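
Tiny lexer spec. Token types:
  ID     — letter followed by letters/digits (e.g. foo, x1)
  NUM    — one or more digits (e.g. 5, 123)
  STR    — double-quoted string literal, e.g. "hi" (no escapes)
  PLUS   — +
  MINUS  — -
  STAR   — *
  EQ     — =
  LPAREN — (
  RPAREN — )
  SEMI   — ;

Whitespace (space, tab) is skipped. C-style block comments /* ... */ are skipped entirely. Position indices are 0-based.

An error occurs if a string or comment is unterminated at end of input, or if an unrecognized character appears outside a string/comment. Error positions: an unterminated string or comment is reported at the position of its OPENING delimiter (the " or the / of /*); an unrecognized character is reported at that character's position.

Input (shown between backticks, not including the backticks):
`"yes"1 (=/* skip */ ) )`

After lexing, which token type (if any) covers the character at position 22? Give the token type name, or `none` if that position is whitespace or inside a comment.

pos=0: enter STRING mode
pos=0: emit STR "yes" (now at pos=5)
pos=5: emit NUM '1' (now at pos=6)
pos=7: emit LPAREN '('
pos=8: emit EQ '='
pos=9: enter COMMENT mode (saw '/*')
exit COMMENT mode (now at pos=19)
pos=20: emit RPAREN ')'
pos=22: emit RPAREN ')'
DONE. 6 tokens: [STR, NUM, LPAREN, EQ, RPAREN, RPAREN]
Position 22: char is ')' -> RPAREN

Answer: RPAREN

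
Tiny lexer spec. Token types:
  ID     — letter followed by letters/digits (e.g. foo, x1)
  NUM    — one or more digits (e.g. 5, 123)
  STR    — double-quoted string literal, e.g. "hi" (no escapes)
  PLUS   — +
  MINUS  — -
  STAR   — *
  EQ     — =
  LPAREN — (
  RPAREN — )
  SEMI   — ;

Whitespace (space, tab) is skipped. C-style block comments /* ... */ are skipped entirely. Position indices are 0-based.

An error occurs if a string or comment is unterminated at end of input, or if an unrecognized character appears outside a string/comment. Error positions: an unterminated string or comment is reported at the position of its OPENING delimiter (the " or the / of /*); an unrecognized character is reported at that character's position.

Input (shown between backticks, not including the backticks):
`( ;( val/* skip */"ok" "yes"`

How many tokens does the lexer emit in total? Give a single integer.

Answer: 6

Derivation:
pos=0: emit LPAREN '('
pos=2: emit SEMI ';'
pos=3: emit LPAREN '('
pos=5: emit ID 'val' (now at pos=8)
pos=8: enter COMMENT mode (saw '/*')
exit COMMENT mode (now at pos=18)
pos=18: enter STRING mode
pos=18: emit STR "ok" (now at pos=22)
pos=23: enter STRING mode
pos=23: emit STR "yes" (now at pos=28)
DONE. 6 tokens: [LPAREN, SEMI, LPAREN, ID, STR, STR]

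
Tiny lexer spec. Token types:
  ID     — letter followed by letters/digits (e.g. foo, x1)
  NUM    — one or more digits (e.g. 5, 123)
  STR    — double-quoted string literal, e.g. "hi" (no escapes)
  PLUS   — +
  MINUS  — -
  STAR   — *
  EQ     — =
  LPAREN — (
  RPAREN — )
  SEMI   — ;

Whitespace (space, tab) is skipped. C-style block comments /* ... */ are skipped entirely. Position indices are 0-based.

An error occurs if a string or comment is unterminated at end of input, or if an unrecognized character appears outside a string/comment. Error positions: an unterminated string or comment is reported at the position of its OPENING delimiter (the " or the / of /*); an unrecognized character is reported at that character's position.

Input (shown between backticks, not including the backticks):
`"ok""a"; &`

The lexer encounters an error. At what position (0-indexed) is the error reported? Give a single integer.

Answer: 9

Derivation:
pos=0: enter STRING mode
pos=0: emit STR "ok" (now at pos=4)
pos=4: enter STRING mode
pos=4: emit STR "a" (now at pos=7)
pos=7: emit SEMI ';'
pos=9: ERROR — unrecognized char '&'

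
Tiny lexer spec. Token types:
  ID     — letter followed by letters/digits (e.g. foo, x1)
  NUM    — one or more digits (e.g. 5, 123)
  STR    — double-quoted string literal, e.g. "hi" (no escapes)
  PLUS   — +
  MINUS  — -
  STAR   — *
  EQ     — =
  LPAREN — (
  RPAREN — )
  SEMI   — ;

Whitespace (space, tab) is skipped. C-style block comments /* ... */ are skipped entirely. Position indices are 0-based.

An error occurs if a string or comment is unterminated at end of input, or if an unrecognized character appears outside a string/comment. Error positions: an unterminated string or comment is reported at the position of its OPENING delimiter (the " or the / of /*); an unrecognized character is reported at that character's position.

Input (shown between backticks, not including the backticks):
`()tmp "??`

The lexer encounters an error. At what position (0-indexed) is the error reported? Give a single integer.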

* **TASK INSTRUCTIONS**
Repeat the data precisely, line by line.

* **WRITTEN REPLY**
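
Tiny lexer spec. Token types:
  ID     — letter followed by letters/digits (e.g. foo, x1)
  NUM    — one or more digits (e.g. 5, 123)
  STR    — double-quoted string literal, e.g. "hi" (no escapes)
  PLUS   — +
  MINUS  — -
  STAR   — *
  EQ     — =
  LPAREN — (
  RPAREN — )
  SEMI   — ;

Whitespace (space, tab) is skipped. C-style block comments /* ... */ are skipped entirely. Position indices are 0-based.

An error occurs if a string or comment is unterminated at end of input, or if an unrecognized character appears outside a string/comment. Error positions: an unterminated string or comment is reported at the position of its OPENING delimiter (the " or the / of /*); an unrecognized character is reported at that character's position.

Input (shown between backticks, not including the backticks):
`"yes"1 (=/* skip */ ) )`

After lexing, which token type (if any) covers the character at position 22? Give the token type name, or `none` if that position is whitespace or inside a comment.

pos=0: enter STRING mode
pos=0: emit STR "yes" (now at pos=5)
pos=5: emit NUM '1' (now at pos=6)
pos=7: emit LPAREN '('
pos=8: emit EQ '='
pos=9: enter COMMENT mode (saw '/*')
exit COMMENT mode (now at pos=19)
pos=20: emit RPAREN ')'
pos=22: emit RPAREN ')'
DONE. 6 tokens: [STR, NUM, LPAREN, EQ, RPAREN, RPAREN]
Position 22: char is ')' -> RPAREN

Answer: RPAREN

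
Tiny lexer spec. Token types:
  ID     — letter followed by letters/digits (e.g. foo, x1)
  NUM    — one or more digits (e.g. 5, 123)
  STR    — double-quoted string literal, e.g. "hi" (no escapes)
  PLUS   — +
  MINUS  — -
  STAR   — *
  EQ     — =
  LPAREN — (
  RPAREN — )
  SEMI   — ;

Whitespace (space, tab) is skipped. C-style block comments /* ... */ are skipped entirely. Position indices are 0-based.

An error occurs if a string or comment is unterminated at end of input, or if an unrecognized character appears outside a string/comment. Error positions: an unterminated string or comment is reported at the position of its OPENING delimiter (the " or the / of /*); an unrecognized character is reported at that character's position.

Input (shown between backticks, not including the backticks):
`( ;( val/* skip */"ok" "yes"`

How many tokens does the lexer emit in total? Give a single integer.

Answer: 6

Derivation:
pos=0: emit LPAREN '('
pos=2: emit SEMI ';'
pos=3: emit LPAREN '('
pos=5: emit ID 'val' (now at pos=8)
pos=8: enter COMMENT mode (saw '/*')
exit COMMENT mode (now at pos=18)
pos=18: enter STRING mode
pos=18: emit STR "ok" (now at pos=22)
pos=23: enter STRING mode
pos=23: emit STR "yes" (now at pos=28)
DONE. 6 tokens: [LPAREN, SEMI, LPAREN, ID, STR, STR]

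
Tiny lexer spec. Token types:
  ID     — letter followed by letters/digits (e.g. foo, x1)
  NUM    — one or more digits (e.g. 5, 123)
  STR    — double-quoted string literal, e.g. "hi" (no escapes)
  PLUS   — +
  MINUS  — -
  STAR   — *
  EQ     — =
  LPAREN — (
  RPAREN — )
  SEMI   — ;

Whitespace (space, tab) is skipped. C-style block comments /* ... */ are skipped entirely. Position indices are 0-based.

An error occurs if a string or comment is unterminated at end of input, or if an unrecognized character appears outside a string/comment. Error positions: an unterminated string or comment is reported at the position of its OPENING delimiter (the " or the / of /*); an unrecognized character is reported at that character's position.

Input (shown between backticks, not including the backticks):
`"ok""a"; &`

The lexer encounters an error. At what position (0-indexed) is the error reported? Give a single integer.

Answer: 9

Derivation:
pos=0: enter STRING mode
pos=0: emit STR "ok" (now at pos=4)
pos=4: enter STRING mode
pos=4: emit STR "a" (now at pos=7)
pos=7: emit SEMI ';'
pos=9: ERROR — unrecognized char '&'

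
Tiny lexer spec. Token types:
  ID     — letter followed by letters/digits (e.g. foo, x1)
  NUM    — one or more digits (e.g. 5, 123)
  STR    — double-quoted string literal, e.g. "hi" (no escapes)
  PLUS   — +
  MINUS  — -
  STAR   — *
  EQ     — =
  LPAREN — (
  RPAREN — )
  SEMI   — ;

Whitespace (space, tab) is skipped. C-style block comments /* ... */ are skipped entirely. Position indices are 0-based.

An error occurs if a string or comment is unterminated at end of input, or if an unrecognized character appears outside a string/comment. Error positions: an unterminated string or comment is reported at the position of its OPENING delimiter (the " or the / of /*); an unrecognized character is reported at that character's position.

Input (shown between backticks, not including the backticks):
`()tmp "??`

The lexer encounters an error. At what position (0-indexed) is the error reported? Give a single integer.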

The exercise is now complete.